§ **Problem**:
Output only the lines below from the one containing "Scheduling a parent-teacher" to the one containing "I'm coordinating a reading", exactly as written, both ends kept.

Saved entries
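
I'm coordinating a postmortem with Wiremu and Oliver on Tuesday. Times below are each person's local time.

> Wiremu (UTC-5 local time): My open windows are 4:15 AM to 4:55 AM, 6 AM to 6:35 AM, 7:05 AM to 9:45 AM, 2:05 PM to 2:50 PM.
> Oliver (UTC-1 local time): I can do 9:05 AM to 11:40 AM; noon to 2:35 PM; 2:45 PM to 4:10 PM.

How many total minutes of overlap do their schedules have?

Wiremu in UTC: 09:15-09:55, 11:00-11:35, 12:05-14:45, 19:05-19:50 (add 5h to convert from UTC-5).
Oliver in UTC: 10:05-12:40, 13:00-15:35, 15:45-17:10 (add 1h to convert from UTC-1).
Wiremu ∩ Oliver: 11:00-11:35, 12:05-12:40, 13:00-14:45.
Those are the intersection windows.
Summing the common windows: 35 + 35 + 105 = 175 minutes.

175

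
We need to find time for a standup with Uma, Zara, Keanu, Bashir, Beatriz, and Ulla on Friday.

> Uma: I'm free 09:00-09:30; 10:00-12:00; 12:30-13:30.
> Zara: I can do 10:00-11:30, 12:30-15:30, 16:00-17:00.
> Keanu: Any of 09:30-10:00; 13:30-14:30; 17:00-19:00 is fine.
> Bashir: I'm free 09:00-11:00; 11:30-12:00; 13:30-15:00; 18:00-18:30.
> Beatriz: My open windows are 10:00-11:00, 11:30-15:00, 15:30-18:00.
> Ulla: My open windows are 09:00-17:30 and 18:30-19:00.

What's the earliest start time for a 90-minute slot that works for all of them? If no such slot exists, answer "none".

Uma ∩ Zara: 10:00-11:30, 12:30-13:30.
Uma ∩ Zara ∩ Keanu: ∅.
Uma ∩ Zara ∩ Keanu ∩ Bashir: ∅.
Uma ∩ Zara ∩ Keanu ∩ Bashir ∩ Beatriz: ∅.
Uma ∩ Zara ∩ Keanu ∩ Bashir ∩ Beatriz ∩ Ulla: ∅.
There is no time when everyone is free.
No common window is at least 90 minutes long.

none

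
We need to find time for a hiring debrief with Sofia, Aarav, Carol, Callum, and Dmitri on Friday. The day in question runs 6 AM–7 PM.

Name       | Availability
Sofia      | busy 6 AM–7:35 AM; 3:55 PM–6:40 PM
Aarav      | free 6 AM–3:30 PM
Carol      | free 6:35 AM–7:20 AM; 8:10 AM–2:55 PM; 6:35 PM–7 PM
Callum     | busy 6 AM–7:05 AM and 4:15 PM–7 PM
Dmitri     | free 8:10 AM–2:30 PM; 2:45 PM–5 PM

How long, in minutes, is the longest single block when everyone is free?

Sofia free: 07:35-15:55, 18:40-19:00 (invert busy blocks within the working day).
Aarav free: 06:00-15:30.
Carol free: 06:35-07:20, 08:10-14:55, 18:35-19:00.
Callum free: 07:05-16:15 (invert busy blocks within the working day).
Dmitri free: 08:10-14:30, 14:45-17:00.
Sofia ∩ Aarav: 07:35-15:30.
Sofia ∩ Aarav ∩ Carol: 08:10-14:55.
Sofia ∩ Aarav ∩ Carol ∩ Callum: 08:10-14:55.
Sofia ∩ Aarav ∩ Carol ∩ Callum ∩ Dmitri: 08:10-14:30, 14:45-14:55.
The longest is 08:10-14:30 at 380 minutes.

380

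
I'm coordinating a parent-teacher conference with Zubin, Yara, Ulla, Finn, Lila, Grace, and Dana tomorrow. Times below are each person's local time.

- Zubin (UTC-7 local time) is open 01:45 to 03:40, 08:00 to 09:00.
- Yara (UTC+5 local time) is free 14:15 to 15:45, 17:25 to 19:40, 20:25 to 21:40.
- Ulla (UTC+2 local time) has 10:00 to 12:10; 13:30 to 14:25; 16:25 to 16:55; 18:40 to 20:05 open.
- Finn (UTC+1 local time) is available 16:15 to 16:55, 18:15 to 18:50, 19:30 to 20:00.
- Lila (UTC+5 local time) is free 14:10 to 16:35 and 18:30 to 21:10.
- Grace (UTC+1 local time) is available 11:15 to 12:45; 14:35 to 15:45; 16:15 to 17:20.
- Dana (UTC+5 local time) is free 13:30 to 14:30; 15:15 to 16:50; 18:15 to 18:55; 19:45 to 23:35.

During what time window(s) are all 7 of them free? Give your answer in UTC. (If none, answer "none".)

Zubin in UTC: 08:45-10:40, 15:00-16:00 (add 7h to convert from UTC-7).
Yara in UTC: 09:15-10:45, 12:25-14:40, 15:25-16:40 (subtract 5h to convert from UTC+5).
Ulla in UTC: 08:00-10:10, 11:30-12:25, 14:25-14:55, 16:40-18:05 (subtract 2h to convert from UTC+2).
Finn in UTC: 15:15-15:55, 17:15-17:50, 18:30-19:00 (subtract 1h to convert from UTC+1).
Lila in UTC: 09:10-11:35, 13:30-16:10 (subtract 5h to convert from UTC+5).
Grace in UTC: 10:15-11:45, 13:35-14:45, 15:15-16:20 (subtract 1h to convert from UTC+1).
Dana in UTC: 08:30-09:30, 10:15-11:50, 13:15-13:55, 14:45-18:35 (subtract 5h to convert from UTC+5).
Zubin ∩ Yara: 09:15-10:40, 15:25-16:00.
Zubin ∩ Yara ∩ Ulla: 09:15-10:10.
Zubin ∩ Yara ∩ Ulla ∩ Finn: ∅.
Zubin ∩ Yara ∩ Ulla ∩ Finn ∩ Lila: ∅.
Zubin ∩ Yara ∩ Ulla ∩ Finn ∩ Lila ∩ Grace: ∅.
Zubin ∩ Yara ∩ Ulla ∩ Finn ∩ Lila ∩ Grace ∩ Dana: ∅.
There is no time when everyone is free.

none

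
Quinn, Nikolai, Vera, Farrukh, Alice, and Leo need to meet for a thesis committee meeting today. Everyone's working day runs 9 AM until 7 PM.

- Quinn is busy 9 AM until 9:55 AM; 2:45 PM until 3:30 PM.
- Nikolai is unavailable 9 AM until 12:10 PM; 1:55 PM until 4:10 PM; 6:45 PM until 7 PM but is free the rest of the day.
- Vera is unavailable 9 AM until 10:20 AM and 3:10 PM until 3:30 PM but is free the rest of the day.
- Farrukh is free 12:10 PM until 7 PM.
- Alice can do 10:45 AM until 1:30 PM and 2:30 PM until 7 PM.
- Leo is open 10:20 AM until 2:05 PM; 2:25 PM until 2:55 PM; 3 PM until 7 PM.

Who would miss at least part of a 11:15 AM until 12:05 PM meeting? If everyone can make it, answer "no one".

Quinn free: 09:55-14:45, 15:30-19:00 (invert busy blocks within the working day).
Nikolai free: 12:10-13:55, 16:10-18:45 (invert busy blocks within the working day).
Vera free: 10:20-15:10, 15:30-19:00 (invert busy blocks within the working day).
Farrukh free: 12:10-19:00.
Alice free: 10:45-13:30, 14:30-19:00.
Leo free: 10:20-14:05, 14:25-14:55, 15:00-19:00.
Quinn: free for 11:15-12:05. Nikolai: not fully free for 11:15-12:05. Vera: free for 11:15-12:05. Farrukh: not fully free for 11:15-12:05. Alice: free for 11:15-12:05. Leo: free for 11:15-12:05.

Farrukh, Nikolai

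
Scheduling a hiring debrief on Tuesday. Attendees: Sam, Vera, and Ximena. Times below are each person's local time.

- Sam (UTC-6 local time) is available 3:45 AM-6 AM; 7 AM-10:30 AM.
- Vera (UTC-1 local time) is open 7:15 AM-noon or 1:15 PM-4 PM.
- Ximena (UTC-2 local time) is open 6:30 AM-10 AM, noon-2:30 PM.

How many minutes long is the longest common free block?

135

Sam in UTC: 09:45-12:00, 13:00-16:30 (add 6h to convert from UTC-6).
Vera in UTC: 08:15-13:00, 14:15-17:00 (add 1h to convert from UTC-1).
Ximena in UTC: 08:30-12:00, 14:00-16:30 (add 2h to convert from UTC-2).
Sam ∩ Vera: 09:45-12:00, 14:15-16:30.
Sam ∩ Vera ∩ Ximena: 09:45-12:00, 14:15-16:30.
So the common availability across everyone is 09:45-12:00, 14:15-16:30.
The longest is 09:45-12:00 at 135 minutes.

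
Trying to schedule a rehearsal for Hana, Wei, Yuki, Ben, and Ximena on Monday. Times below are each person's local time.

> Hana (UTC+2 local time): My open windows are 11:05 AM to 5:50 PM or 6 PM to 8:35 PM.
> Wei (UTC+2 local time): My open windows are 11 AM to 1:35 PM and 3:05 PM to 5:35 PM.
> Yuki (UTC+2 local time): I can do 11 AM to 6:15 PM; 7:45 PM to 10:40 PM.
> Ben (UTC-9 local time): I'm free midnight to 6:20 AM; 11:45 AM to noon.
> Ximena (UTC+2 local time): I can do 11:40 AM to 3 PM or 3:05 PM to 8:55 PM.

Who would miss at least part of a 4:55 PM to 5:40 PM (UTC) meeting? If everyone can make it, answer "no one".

Ben, Wei, Yuki

Hana in UTC: 09:05-15:50, 16:00-18:35 (subtract 2h to convert from UTC+2).
Wei in UTC: 09:00-11:35, 13:05-15:35 (subtract 2h to convert from UTC+2).
Yuki in UTC: 09:00-16:15, 17:45-20:40 (subtract 2h to convert from UTC+2).
Ben in UTC: 09:00-15:20, 20:45-21:00 (add 9h to convert from UTC-9).
Ximena in UTC: 09:40-13:00, 13:05-18:55 (subtract 2h to convert from UTC+2).
Hana: free for 16:55-17:40. Wei: not fully free for 16:55-17:40. Yuki: not fully free for 16:55-17:40. Ben: not fully free for 16:55-17:40. Ximena: free for 16:55-17:40.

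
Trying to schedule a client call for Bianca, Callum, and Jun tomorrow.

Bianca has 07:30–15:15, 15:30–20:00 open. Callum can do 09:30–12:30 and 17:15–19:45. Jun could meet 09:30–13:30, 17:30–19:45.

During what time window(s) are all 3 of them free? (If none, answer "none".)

09:30-12:30, 17:30-19:45

Bianca ∩ Callum: 09:30-12:30, 17:15-19:45.
Bianca ∩ Callum ∩ Jun: 09:30-12:30, 17:30-19:45.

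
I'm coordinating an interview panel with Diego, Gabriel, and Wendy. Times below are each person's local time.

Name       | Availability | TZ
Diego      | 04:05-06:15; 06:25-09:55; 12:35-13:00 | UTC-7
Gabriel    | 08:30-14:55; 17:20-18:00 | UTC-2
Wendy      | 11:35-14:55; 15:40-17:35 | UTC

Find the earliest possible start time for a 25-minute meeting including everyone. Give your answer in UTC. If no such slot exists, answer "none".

11:35

Diego in UTC: 11:05-13:15, 13:25-16:55, 19:35-20:00 (add 7h to convert from UTC-7).
Gabriel in UTC: 10:30-16:55, 19:20-20:00 (add 2h to convert from UTC-2).
Wendy in UTC: 11:35-14:55, 15:40-17:35.
Diego ∩ Gabriel: 11:05-13:15, 13:25-16:55, 19:35-20:00.
Diego ∩ Gabriel ∩ Wendy: 11:35-13:15, 13:25-14:55, 15:40-16:55.
The first common window of at least 25 minutes is 11:35-13:15, so the earliest start is 11:35.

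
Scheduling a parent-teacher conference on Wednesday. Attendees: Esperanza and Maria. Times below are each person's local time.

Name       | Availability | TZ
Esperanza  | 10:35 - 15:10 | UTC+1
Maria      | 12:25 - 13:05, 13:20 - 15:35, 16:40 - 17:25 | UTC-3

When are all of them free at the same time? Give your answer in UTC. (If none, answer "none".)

Esperanza in UTC: 09:35-14:10 (subtract 1h to convert from UTC+1).
Maria in UTC: 15:25-16:05, 16:20-18:35, 19:40-20:25 (add 3h to convert from UTC-3).
Esperanza ∩ Maria: ∅.
There is no time when everyone is free.

none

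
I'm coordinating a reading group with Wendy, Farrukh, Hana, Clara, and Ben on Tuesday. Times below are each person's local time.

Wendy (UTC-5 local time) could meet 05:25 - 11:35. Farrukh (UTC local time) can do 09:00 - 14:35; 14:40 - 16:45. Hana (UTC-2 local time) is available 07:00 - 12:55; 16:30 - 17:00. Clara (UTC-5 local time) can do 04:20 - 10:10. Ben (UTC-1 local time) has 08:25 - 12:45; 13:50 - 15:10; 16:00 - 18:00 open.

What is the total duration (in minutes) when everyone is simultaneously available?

205

Wendy in UTC: 10:25-16:35 (add 5h to convert from UTC-5).
Farrukh in UTC: 09:00-14:35, 14:40-16:45.
Hana in UTC: 09:00-14:55, 18:30-19:00 (add 2h to convert from UTC-2).
Clara in UTC: 09:20-15:10 (add 5h to convert from UTC-5).
Ben in UTC: 09:25-13:45, 14:50-16:10, 17:00-19:00 (add 1h to convert from UTC-1).
Wendy ∩ Farrukh: 10:25-14:35, 14:40-16:35.
Wendy ∩ Farrukh ∩ Hana: 10:25-14:35, 14:40-14:55.
Wendy ∩ Farrukh ∩ Hana ∩ Clara: 10:25-14:35, 14:40-14:55.
Wendy ∩ Farrukh ∩ Hana ∩ Clara ∩ Ben: 10:25-13:45, 14:50-14:55.
Summing the common windows: 200 + 5 = 205 minutes.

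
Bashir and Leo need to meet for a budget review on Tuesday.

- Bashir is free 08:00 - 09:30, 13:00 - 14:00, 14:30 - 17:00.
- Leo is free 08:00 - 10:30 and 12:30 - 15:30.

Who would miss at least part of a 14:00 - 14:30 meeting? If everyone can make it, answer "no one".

Bashir

Bashir: not fully free for 14:00-14:30. Leo: free for 14:00-14:30.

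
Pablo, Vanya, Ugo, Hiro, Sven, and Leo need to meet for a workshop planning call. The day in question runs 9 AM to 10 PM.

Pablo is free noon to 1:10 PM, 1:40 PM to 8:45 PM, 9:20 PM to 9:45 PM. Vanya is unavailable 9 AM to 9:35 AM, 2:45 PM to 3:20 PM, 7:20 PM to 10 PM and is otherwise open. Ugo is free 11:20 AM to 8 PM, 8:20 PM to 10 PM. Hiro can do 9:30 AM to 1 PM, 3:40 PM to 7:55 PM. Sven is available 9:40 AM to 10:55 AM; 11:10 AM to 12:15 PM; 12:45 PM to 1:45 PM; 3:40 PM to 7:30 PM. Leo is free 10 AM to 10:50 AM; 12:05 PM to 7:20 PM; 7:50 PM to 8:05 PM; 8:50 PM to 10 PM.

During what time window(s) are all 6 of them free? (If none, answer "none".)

Pablo free: 12:00-13:10, 13:40-20:45, 21:20-21:45.
Vanya free: 09:35-14:45, 15:20-19:20 (invert busy blocks within the working day).
Ugo free: 11:20-20:00, 20:20-22:00.
Hiro free: 09:30-13:00, 15:40-19:55.
Sven free: 09:40-10:55, 11:10-12:15, 12:45-13:45, 15:40-19:30.
Leo free: 10:00-10:50, 12:05-19:20, 19:50-20:05, 20:50-22:00.
Pablo ∩ Vanya: 12:00-13:10, 13:40-14:45, 15:20-19:20.
Pablo ∩ Vanya ∩ Ugo: 12:00-13:10, 13:40-14:45, 15:20-19:20.
Pablo ∩ Vanya ∩ Ugo ∩ Hiro: 12:00-13:00, 15:40-19:20.
Pablo ∩ Vanya ∩ Ugo ∩ Hiro ∩ Sven: 12:00-12:15, 12:45-13:00, 15:40-19:20.
Pablo ∩ Vanya ∩ Ugo ∩ Hiro ∩ Sven ∩ Leo: 12:05-12:15, 12:45-13:00, 15:40-19:20.

12:05-12:15, 12:45-13:00, 15:40-19:20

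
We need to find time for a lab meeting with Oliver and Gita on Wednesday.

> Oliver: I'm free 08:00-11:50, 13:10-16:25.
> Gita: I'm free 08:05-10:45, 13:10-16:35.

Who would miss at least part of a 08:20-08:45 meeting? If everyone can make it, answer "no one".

Oliver: free for 08:20-08:45. Gita: free for 08:20-08:45.

no one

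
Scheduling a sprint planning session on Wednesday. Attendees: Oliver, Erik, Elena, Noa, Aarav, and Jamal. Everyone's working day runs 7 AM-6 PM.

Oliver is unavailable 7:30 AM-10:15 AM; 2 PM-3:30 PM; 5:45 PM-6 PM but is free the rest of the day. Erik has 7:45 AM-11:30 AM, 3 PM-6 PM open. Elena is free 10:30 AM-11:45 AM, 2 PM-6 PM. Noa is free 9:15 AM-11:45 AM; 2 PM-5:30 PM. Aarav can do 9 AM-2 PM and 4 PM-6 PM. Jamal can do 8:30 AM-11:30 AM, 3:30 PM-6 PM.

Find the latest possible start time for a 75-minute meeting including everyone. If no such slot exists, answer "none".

Oliver free: 07:00-07:30, 10:15-14:00, 15:30-17:45 (invert busy blocks within the working day).
Erik free: 07:45-11:30, 15:00-18:00.
Elena free: 10:30-11:45, 14:00-18:00.
Noa free: 09:15-11:45, 14:00-17:30.
Aarav free: 09:00-14:00, 16:00-18:00.
Jamal free: 08:30-11:30, 15:30-18:00.
Oliver ∩ Erik: 10:15-11:30, 15:30-17:45.
Oliver ∩ Erik ∩ Elena: 10:30-11:30, 15:30-17:45.
Oliver ∩ Erik ∩ Elena ∩ Noa: 10:30-11:30, 15:30-17:30.
Oliver ∩ Erik ∩ Elena ∩ Noa ∩ Aarav: 10:30-11:30, 16:00-17:30.
Oliver ∩ Erik ∩ Elena ∩ Noa ∩ Aarav ∩ Jamal: 10:30-11:30, 16:00-17:30.
Those are the intersection windows.
The last common window of at least 75 minutes is 16:00-17:30; a 75-minute meeting can start as late as 16:15 and still end by 17:30.

16:15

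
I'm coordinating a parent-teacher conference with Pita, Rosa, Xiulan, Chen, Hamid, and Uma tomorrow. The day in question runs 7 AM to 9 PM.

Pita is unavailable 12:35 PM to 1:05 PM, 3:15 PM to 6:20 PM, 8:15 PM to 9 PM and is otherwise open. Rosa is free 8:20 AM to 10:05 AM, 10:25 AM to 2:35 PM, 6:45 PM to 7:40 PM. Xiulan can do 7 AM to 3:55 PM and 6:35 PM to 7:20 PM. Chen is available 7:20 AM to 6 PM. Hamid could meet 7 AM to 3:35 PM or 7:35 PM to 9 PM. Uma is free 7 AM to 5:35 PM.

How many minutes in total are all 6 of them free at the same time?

Pita free: 07:00-12:35, 13:05-15:15, 18:20-20:15 (invert busy blocks within the working day).
Rosa free: 08:20-10:05, 10:25-14:35, 18:45-19:40.
Xiulan free: 07:00-15:55, 18:35-19:20.
Chen free: 07:20-18:00.
Hamid free: 07:00-15:35, 19:35-21:00.
Uma free: 07:00-17:35.
Pita ∩ Rosa: 08:20-10:05, 10:25-12:35, 13:05-14:35, 18:45-19:40.
Pita ∩ Rosa ∩ Xiulan: 08:20-10:05, 10:25-12:35, 13:05-14:35, 18:45-19:20.
Pita ∩ Rosa ∩ Xiulan ∩ Chen: 08:20-10:05, 10:25-12:35, 13:05-14:35.
Pita ∩ Rosa ∩ Xiulan ∩ Chen ∩ Hamid: 08:20-10:05, 10:25-12:35, 13:05-14:35.
Pita ∩ Rosa ∩ Xiulan ∩ Chen ∩ Hamid ∩ Uma: 08:20-10:05, 10:25-12:35, 13:05-14:35.
So the common availability across everyone is 08:20-10:05, 10:25-12:35, 13:05-14:35.
Summing the common windows: 105 + 130 + 90 = 325 minutes.

325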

§ **Solution to this problem**:
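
Scheduling a parent-teacher conference on Wednesday. Attendees: Esperanza and Maria. Times below are each person's local time.

Name       | Availability | TZ
Esperanza  | 10:35 - 15:10 | UTC+1
Maria      | 12:25 - 13:05, 13:20 - 15:35, 16:40 - 17:25 | UTC-3

When are all of them free at the same time? Give your answer in UTC. (If none, answer "none".)

Esperanza in UTC: 09:35-14:10 (subtract 1h to convert from UTC+1).
Maria in UTC: 15:25-16:05, 16:20-18:35, 19:40-20:25 (add 3h to convert from UTC-3).
Esperanza ∩ Maria: ∅.
There is no time when everyone is free.

none

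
I'm coordinating a reading group with Wendy, Farrukh, Hana, Clara, and Ben on Tuesday. Times below are each person's local time.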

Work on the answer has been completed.